PROVIDED ENTRIES:
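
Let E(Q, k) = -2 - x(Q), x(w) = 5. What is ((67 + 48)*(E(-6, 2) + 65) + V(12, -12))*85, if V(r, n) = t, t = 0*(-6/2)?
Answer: 566950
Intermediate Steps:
t = 0 (t = 0*(-6*1/2) = 0*(-3) = 0)
V(r, n) = 0
E(Q, k) = -7 (E(Q, k) = -2 - 1*5 = -2 - 5 = -7)
((67 + 48)*(E(-6, 2) + 65) + V(12, -12))*85 = ((67 + 48)*(-7 + 65) + 0)*85 = (115*58 + 0)*85 = (6670 + 0)*85 = 6670*85 = 566950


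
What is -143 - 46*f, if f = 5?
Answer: -373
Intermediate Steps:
-143 - 46*f = -143 - 46*5 = -143 - 1*230 = -143 - 230 = -373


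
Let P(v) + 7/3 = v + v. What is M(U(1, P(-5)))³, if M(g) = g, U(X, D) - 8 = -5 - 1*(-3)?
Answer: 216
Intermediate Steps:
P(v) = -7/3 + 2*v (P(v) = -7/3 + (v + v) = -7/3 + 2*v)
U(X, D) = 6 (U(X, D) = 8 + (-5 - 1*(-3)) = 8 + (-5 + 3) = 8 - 2 = 6)
M(U(1, P(-5)))³ = 6³ = 216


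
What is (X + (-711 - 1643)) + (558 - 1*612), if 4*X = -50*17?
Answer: -5241/2 ≈ -2620.5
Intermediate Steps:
X = -425/2 (X = (-50*17)/4 = (¼)*(-850) = -425/2 ≈ -212.50)
(X + (-711 - 1643)) + (558 - 1*612) = (-425/2 + (-711 - 1643)) + (558 - 1*612) = (-425/2 - 2354) + (558 - 612) = -5133/2 - 54 = -5241/2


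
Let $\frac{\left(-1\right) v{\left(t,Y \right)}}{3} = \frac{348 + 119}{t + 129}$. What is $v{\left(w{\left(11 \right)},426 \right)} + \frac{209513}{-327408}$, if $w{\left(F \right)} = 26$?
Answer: $- \frac{25851217}{2670960} \approx -9.6786$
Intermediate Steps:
$v{\left(t,Y \right)} = - \frac{1401}{129 + t}$ ($v{\left(t,Y \right)} = - 3 \frac{348 + 119}{t + 129} = - 3 \frac{467}{129 + t} = - \frac{1401}{129 + t}$)
$v{\left(w{\left(11 \right)},426 \right)} + \frac{209513}{-327408} = - \frac{1401}{129 + 26} + \frac{209513}{-327408} = - \frac{1401}{155} + 209513 \left(- \frac{1}{327408}\right) = \left(-1401\right) \frac{1}{155} - \frac{11027}{17232} = - \frac{1401}{155} - \frac{11027}{17232} = - \frac{25851217}{2670960}$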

WHAT YOU SHOULD DO: The data must be retyped in full, exactly as it reads.

SOLUTION FOR THIS TASK:
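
Let E(Q, k) = -2 - x(Q), x(w) = 5. What is ((67 + 48)*(E(-6, 2) + 65) + V(12, -12))*85, if V(r, n) = t, t = 0*(-6/2)?
Answer: 566950
Intermediate Steps:
t = 0 (t = 0*(-6*1/2) = 0*(-3) = 0)
V(r, n) = 0
E(Q, k) = -7 (E(Q, k) = -2 - 1*5 = -2 - 5 = -7)
((67 + 48)*(E(-6, 2) + 65) + V(12, -12))*85 = ((67 + 48)*(-7 + 65) + 0)*85 = (115*58 + 0)*85 = (6670 + 0)*85 = 6670*85 = 566950


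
What is -143 - 46*f, if f = 5?
Answer: -373
Intermediate Steps:
-143 - 46*f = -143 - 46*5 = -143 - 1*230 = -143 - 230 = -373


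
Let P(v) + 7/3 = v + v. What is M(U(1, P(-5)))³, if M(g) = g, U(X, D) - 8 = -5 - 1*(-3)?
Answer: 216
Intermediate Steps:
P(v) = -7/3 + 2*v (P(v) = -7/3 + (v + v) = -7/3 + 2*v)
U(X, D) = 6 (U(X, D) = 8 + (-5 - 1*(-3)) = 8 + (-5 + 3) = 8 - 2 = 6)
M(U(1, P(-5)))³ = 6³ = 216


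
What is (X + (-711 - 1643)) + (558 - 1*612), if 4*X = -50*17?
Answer: -5241/2 ≈ -2620.5
Intermediate Steps:
X = -425/2 (X = (-50*17)/4 = (¼)*(-850) = -425/2 ≈ -212.50)
(X + (-711 - 1643)) + (558 - 1*612) = (-425/2 + (-711 - 1643)) + (558 - 1*612) = (-425/2 - 2354) + (558 - 612) = -5133/2 - 54 = -5241/2


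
Let $\frac{\left(-1\right) v{\left(t,Y \right)}}{3} = \frac{348 + 119}{t + 129}$. What is $v{\left(w{\left(11 \right)},426 \right)} + \frac{209513}{-327408}$, if $w{\left(F \right)} = 26$?
Answer: $- \frac{25851217}{2670960} \approx -9.6786$
Intermediate Steps:
$v{\left(t,Y \right)} = - \frac{1401}{129 + t}$ ($v{\left(t,Y \right)} = - 3 \frac{348 + 119}{t + 129} = - 3 \frac{467}{129 + t} = - \frac{1401}{129 + t}$)
$v{\left(w{\left(11 \right)},426 \right)} + \frac{209513}{-327408} = - \frac{1401}{129 + 26} + \frac{209513}{-327408} = - \frac{1401}{155} + 209513 \left(- \frac{1}{327408}\right) = \left(-1401\right) \frac{1}{155} - \frac{11027}{17232} = - \frac{1401}{155} - \frac{11027}{17232} = - \frac{25851217}{2670960}$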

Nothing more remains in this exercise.